What is being asked:
The data needs to be returned in full, exactly as it reads.

[Stored items]
=== Section Start ===

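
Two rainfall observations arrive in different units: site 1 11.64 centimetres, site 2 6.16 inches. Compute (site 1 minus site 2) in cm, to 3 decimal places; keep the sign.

-4.006 cm

site 2: 6.16 in = 15.64640 cm.
Difference: 11.64000 − 15.64640 = -4.006 cm.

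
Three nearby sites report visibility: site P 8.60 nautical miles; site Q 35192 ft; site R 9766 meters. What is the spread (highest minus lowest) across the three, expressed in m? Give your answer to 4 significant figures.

site P: 8.60 nmi = 15927.20 m.
site Q: 35192 ft = 10726.52 m.
Spread: 15927.20 − 9766.00 = 6161 m.

6161 m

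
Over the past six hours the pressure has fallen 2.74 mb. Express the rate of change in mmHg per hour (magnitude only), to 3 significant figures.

0.343 mmHg per hour

2.74 mb / 6 h × 0.750062 mmHg/mb = 0.343 mmHg/h.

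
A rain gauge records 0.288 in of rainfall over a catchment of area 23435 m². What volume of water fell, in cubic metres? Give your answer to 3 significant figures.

171 cubic metres

Depth: 0.288 in × 25.4 = 7.3152 mm.
1 mm over 1 m² is 1 L, so volume = 7.3152 × 23435 = 171431.71 L = 171 m³.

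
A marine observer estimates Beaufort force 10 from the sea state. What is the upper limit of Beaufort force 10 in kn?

Beaufort 10 (storm) spans 48–55 knots.

55 kt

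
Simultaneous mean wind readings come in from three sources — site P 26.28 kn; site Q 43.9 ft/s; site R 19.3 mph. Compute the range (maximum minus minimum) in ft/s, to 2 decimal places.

site P: 26.28 kt = 44.3556 ft/s.
site R: 19.3 mph = 28.3067 ft/s.
Spread: 44.3556 − 28.3067 = 16.05 ft/s.

16.05 ft/s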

=== Section End ===

Your response:
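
Two rainfall observations arrive in different units: site 1 11.64 centimetres, site 2 6.16 inches. Compute (site 1 minus site 2) in cm, to 3 decimal places; keep the sign.

-4.006 cm

site 2: 6.16 in = 15.64640 cm.
Difference: 11.64000 − 15.64640 = -4.006 cm.

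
Three nearby sites report visibility: site P 8.60 nautical miles; site Q 35192 ft; site R 9766 meters. What is the spread (highest minus lowest) across the three, expressed in m? Give your answer to 4 significant figures.

site P: 8.60 nmi = 15927.20 m.
site Q: 35192 ft = 10726.52 m.
Spread: 15927.20 − 9766.00 = 6161 m.

6161 m

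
Over the past six hours the pressure has fallen 2.74 mb. Express the rate of change in mmHg per hour (magnitude only), to 3 significant figures.

0.343 mmHg per hour

2.74 mb / 6 h × 0.750062 mmHg/mb = 0.343 mmHg/h.

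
A rain gauge records 0.288 in of rainfall over a catchment of area 23435 m². What volume of water fell, in cubic metres? Give your answer to 3 significant figures.

171 cubic metres

Depth: 0.288 in × 25.4 = 7.3152 mm.
1 mm over 1 m² is 1 L, so volume = 7.3152 × 23435 = 171431.71 L = 171 m³.

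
A marine observer estimates Beaufort force 10 from the sea state. What is the upper limit of Beaufort force 10 in kn?

Beaufort 10 (storm) spans 48–55 knots.

55 kt

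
Simultaneous mean wind readings come in from three sources — site P 26.28 kn; site Q 43.9 ft/s; site R 19.3 mph. Compute the range (maximum minus minimum) in ft/s, to 2 decimal places.

site P: 26.28 kt = 44.3556 ft/s.
site R: 19.3 mph = 28.3067 ft/s.
Spread: 44.3556 − 28.3067 = 16.05 ft/s.

16.05 ft/s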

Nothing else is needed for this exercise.